[Saved data entries]
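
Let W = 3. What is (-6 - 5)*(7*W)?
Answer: -231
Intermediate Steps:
(-6 - 5)*(7*W) = (-6 - 5)*(7*3) = -11*21 = -231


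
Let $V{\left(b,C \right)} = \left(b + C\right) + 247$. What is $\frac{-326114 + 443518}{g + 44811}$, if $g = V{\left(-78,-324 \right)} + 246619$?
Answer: $\frac{117404}{291275} \approx 0.40307$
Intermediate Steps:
$V{\left(b,C \right)} = 247 + C + b$ ($V{\left(b,C \right)} = \left(C + b\right) + 247 = 247 + C + b$)
$g = 246464$ ($g = \left(247 - 324 - 78\right) + 246619 = -155 + 246619 = 246464$)
$\frac{-326114 + 443518}{g + 44811} = \frac{-326114 + 443518}{246464 + 44811} = \frac{117404}{291275}$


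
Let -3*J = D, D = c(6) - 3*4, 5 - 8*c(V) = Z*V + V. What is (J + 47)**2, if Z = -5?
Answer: 1428025/576 ≈ 2479.2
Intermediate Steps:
c(V) = 5/8 + V/2 (c(V) = 5/8 - (-5*V + V)/8 = 5/8 - (-1)*V/2 = 5/8 + V/2)
D = -67/8 (D = (5/8 + (1/2)*6) - 3*4 = (5/8 + 3) - 12 = 29/8 - 12 = -67/8 ≈ -8.3750)
J = 67/24 (J = -1/3*(-67/8) = 67/24 ≈ 2.7917)
(J + 47)**2 = (67/24 + 47)**2 = (1195/24)**2 = 1428025/576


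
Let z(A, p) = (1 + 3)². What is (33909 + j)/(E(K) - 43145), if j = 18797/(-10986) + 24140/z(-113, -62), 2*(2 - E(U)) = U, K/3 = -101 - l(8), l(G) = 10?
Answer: -111165887/134897094 ≈ -0.82408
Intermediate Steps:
z(A, p) = 16 (z(A, p) = 4² = 16)
K = -333 (K = 3*(-101 - 1*10) = 3*(-101 - 10) = 3*(-111) = -333)
E(U) = 2 - U/2
j = 33112661/21972 (j = 18797/(-10986) + 24140/16 = 18797*(-1/10986) + 24140*(1/16) = -18797/10986 + 6035/4 = 33112661/21972 ≈ 1507.0)
(33909 + j)/(E(K) - 43145) = (33909 + 33112661/21972)/((2 - ½*(-333)) - 43145) = 778161209/(21972*((2 + 333/2) - 43145)) = 778161209/(21972*(337/2 - 43145)) = 778161209/(21972*(-85953/2)) = (778161209/21972)*(-2/85953) = -111165887/134897094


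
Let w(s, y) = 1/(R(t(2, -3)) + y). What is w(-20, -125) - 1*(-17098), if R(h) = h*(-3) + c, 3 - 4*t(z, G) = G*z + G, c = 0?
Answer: 2291131/134 ≈ 17098.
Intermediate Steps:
t(z, G) = ¾ - G/4 - G*z/4 (t(z, G) = ¾ - (G*z + G)/4 = ¾ - (G + G*z)/4 = ¾ + (-G/4 - G*z/4) = ¾ - G/4 - G*z/4)
R(h) = -3*h (R(h) = h*(-3) + 0 = -3*h + 0 = -3*h)
w(s, y) = 1/(-9 + y) (w(s, y) = 1/(-3*(¾ - ¼*(-3) - ¼*(-3)*2) + y) = 1/(-3*(¾ + ¾ + 3/2) + y) = 1/(-3*3 + y) = 1/(-9 + y))
w(-20, -125) - 1*(-17098) = 1/(-9 - 125) - 1*(-17098) = 1/(-134) + 17098 = -1/134 + 17098 = 2291131/134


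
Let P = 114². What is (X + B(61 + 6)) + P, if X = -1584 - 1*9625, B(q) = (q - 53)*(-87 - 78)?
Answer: -523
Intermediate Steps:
P = 12996
B(q) = 8745 - 165*q (B(q) = (-53 + q)*(-165) = 8745 - 165*q)
X = -11209 (X = -1584 - 9625 = -11209)
(X + B(61 + 6)) + P = (-11209 + (8745 - 165*(61 + 6))) + 12996 = (-11209 + (8745 - 165*67)) + 12996 = (-11209 + (8745 - 11055)) + 12996 = (-11209 - 2310) + 12996 = -13519 + 12996 = -523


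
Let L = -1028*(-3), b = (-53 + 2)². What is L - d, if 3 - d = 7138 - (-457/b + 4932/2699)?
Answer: 71726796992/7020099 ≈ 10217.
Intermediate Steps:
b = 2601 (b = (-51)² = 2601)
L = 3084
d = -50076811676/7020099 (d = 3 - (7138 - (-457/2601 + 4932/2699)) = 3 - (7138 - 1*11594689/7020099) = 3 - (7138 - 11594689/7020099) = 3 - 1*50097871973/7020099 = 3 - 50097871973/7020099 = -50076811676/7020099 ≈ -7133.4)
L - d = 3084 - 1*(-50076811676/7020099) = 3084 + 50076811676/7020099 = 71726796992/7020099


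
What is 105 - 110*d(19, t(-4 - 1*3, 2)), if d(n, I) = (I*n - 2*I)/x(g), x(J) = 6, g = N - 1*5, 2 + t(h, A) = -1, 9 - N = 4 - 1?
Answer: 1040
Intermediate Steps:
N = 6 (N = 9 - (4 - 1) = 9 - 1*3 = 9 - 3 = 6)
t(h, A) = -3 (t(h, A) = -2 - 1 = -3)
g = 1 (g = 6 - 1*5 = 6 - 5 = 1)
d(n, I) = -I/3 + I*n/6 (d(n, I) = (I*n - 2*I)/6 = (-2*I + I*n)*(⅙) = -I/3 + I*n/6)
105 - 110*d(19, t(-4 - 1*3, 2)) = 105 - 55*(-3)*(-2 + 19)/3 = 105 - 55*(-3)*17/3 = 105 - 110*(-17/2) = 105 + 935 = 1040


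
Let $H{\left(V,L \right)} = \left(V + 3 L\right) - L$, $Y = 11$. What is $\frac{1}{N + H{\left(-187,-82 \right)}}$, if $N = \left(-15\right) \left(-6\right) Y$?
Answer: $\frac{1}{639} \approx 0.0015649$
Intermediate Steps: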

### TASK TO CARRY OUT
Print the records above exactly as written.

### WRITTEN REPLY
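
Let W = 3. What is (-6 - 5)*(7*W)?
Answer: -231
Intermediate Steps:
(-6 - 5)*(7*W) = (-6 - 5)*(7*3) = -11*21 = -231


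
Let $V{\left(b,C \right)} = \left(b + C\right) + 247$. What is $\frac{-326114 + 443518}{g + 44811}$, if $g = V{\left(-78,-324 \right)} + 246619$?
Answer: $\frac{117404}{291275} \approx 0.40307$
Intermediate Steps:
$V{\left(b,C \right)} = 247 + C + b$ ($V{\left(b,C \right)} = \left(C + b\right) + 247 = 247 + C + b$)
$g = 246464$ ($g = \left(247 - 324 - 78\right) + 246619 = -155 + 246619 = 246464$)
$\frac{-326114 + 443518}{g + 44811} = \frac{-326114 + 443518}{246464 + 44811} = \frac{117404}{291275}$


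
Let -3*J = D, D = c(6) - 3*4, 5 - 8*c(V) = Z*V + V. What is (J + 47)**2, if Z = -5?
Answer: 1428025/576 ≈ 2479.2
Intermediate Steps:
c(V) = 5/8 + V/2 (c(V) = 5/8 - (-5*V + V)/8 = 5/8 - (-1)*V/2 = 5/8 + V/2)
D = -67/8 (D = (5/8 + (1/2)*6) - 3*4 = (5/8 + 3) - 12 = 29/8 - 12 = -67/8 ≈ -8.3750)
J = 67/24 (J = -1/3*(-67/8) = 67/24 ≈ 2.7917)
(J + 47)**2 = (67/24 + 47)**2 = (1195/24)**2 = 1428025/576


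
Let z(A, p) = (1 + 3)². What is (33909 + j)/(E(K) - 43145), if j = 18797/(-10986) + 24140/z(-113, -62), 2*(2 - E(U)) = U, K/3 = -101 - l(8), l(G) = 10?
Answer: -111165887/134897094 ≈ -0.82408
Intermediate Steps:
z(A, p) = 16 (z(A, p) = 4² = 16)
K = -333 (K = 3*(-101 - 1*10) = 3*(-101 - 10) = 3*(-111) = -333)
E(U) = 2 - U/2
j = 33112661/21972 (j = 18797/(-10986) + 24140/16 = 18797*(-1/10986) + 24140*(1/16) = -18797/10986 + 6035/4 = 33112661/21972 ≈ 1507.0)
(33909 + j)/(E(K) - 43145) = (33909 + 33112661/21972)/((2 - ½*(-333)) - 43145) = 778161209/(21972*((2 + 333/2) - 43145)) = 778161209/(21972*(337/2 - 43145)) = 778161209/(21972*(-85953/2)) = (778161209/21972)*(-2/85953) = -111165887/134897094


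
Let w(s, y) = 1/(R(t(2, -3)) + y). What is w(-20, -125) - 1*(-17098), if R(h) = h*(-3) + c, 3 - 4*t(z, G) = G*z + G, c = 0?
Answer: 2291131/134 ≈ 17098.
Intermediate Steps:
t(z, G) = ¾ - G/4 - G*z/4 (t(z, G) = ¾ - (G*z + G)/4 = ¾ - (G + G*z)/4 = ¾ + (-G/4 - G*z/4) = ¾ - G/4 - G*z/4)
R(h) = -3*h (R(h) = h*(-3) + 0 = -3*h + 0 = -3*h)
w(s, y) = 1/(-9 + y) (w(s, y) = 1/(-3*(¾ - ¼*(-3) - ¼*(-3)*2) + y) = 1/(-3*(¾ + ¾ + 3/2) + y) = 1/(-3*3 + y) = 1/(-9 + y))
w(-20, -125) - 1*(-17098) = 1/(-9 - 125) - 1*(-17098) = 1/(-134) + 17098 = -1/134 + 17098 = 2291131/134


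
Let P = 114². What is (X + B(61 + 6)) + P, if X = -1584 - 1*9625, B(q) = (q - 53)*(-87 - 78)?
Answer: -523
Intermediate Steps:
P = 12996
B(q) = 8745 - 165*q (B(q) = (-53 + q)*(-165) = 8745 - 165*q)
X = -11209 (X = -1584 - 9625 = -11209)
(X + B(61 + 6)) + P = (-11209 + (8745 - 165*(61 + 6))) + 12996 = (-11209 + (8745 - 165*67)) + 12996 = (-11209 + (8745 - 11055)) + 12996 = (-11209 - 2310) + 12996 = -13519 + 12996 = -523


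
Let L = -1028*(-3), b = (-53 + 2)². What is L - d, if 3 - d = 7138 - (-457/b + 4932/2699)?
Answer: 71726796992/7020099 ≈ 10217.
Intermediate Steps:
b = 2601 (b = (-51)² = 2601)
L = 3084
d = -50076811676/7020099 (d = 3 - (7138 - (-457/2601 + 4932/2699)) = 3 - (7138 - 1*11594689/7020099) = 3 - (7138 - 11594689/7020099) = 3 - 1*50097871973/7020099 = 3 - 50097871973/7020099 = -50076811676/7020099 ≈ -7133.4)
L - d = 3084 - 1*(-50076811676/7020099) = 3084 + 50076811676/7020099 = 71726796992/7020099


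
What is 105 - 110*d(19, t(-4 - 1*3, 2)), if d(n, I) = (I*n - 2*I)/x(g), x(J) = 6, g = N - 1*5, 2 + t(h, A) = -1, 9 - N = 4 - 1?
Answer: 1040
Intermediate Steps:
N = 6 (N = 9 - (4 - 1) = 9 - 1*3 = 9 - 3 = 6)
t(h, A) = -3 (t(h, A) = -2 - 1 = -3)
g = 1 (g = 6 - 1*5 = 6 - 5 = 1)
d(n, I) = -I/3 + I*n/6 (d(n, I) = (I*n - 2*I)/6 = (-2*I + I*n)*(⅙) = -I/3 + I*n/6)
105 - 110*d(19, t(-4 - 1*3, 2)) = 105 - 55*(-3)*(-2 + 19)/3 = 105 - 55*(-3)*17/3 = 105 - 110*(-17/2) = 105 + 935 = 1040


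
Let $H{\left(V,L \right)} = \left(V + 3 L\right) - L$, $Y = 11$. What is $\frac{1}{N + H{\left(-187,-82 \right)}}$, if $N = \left(-15\right) \left(-6\right) Y$?
Answer: $\frac{1}{639} \approx 0.0015649$
Intermediate Steps: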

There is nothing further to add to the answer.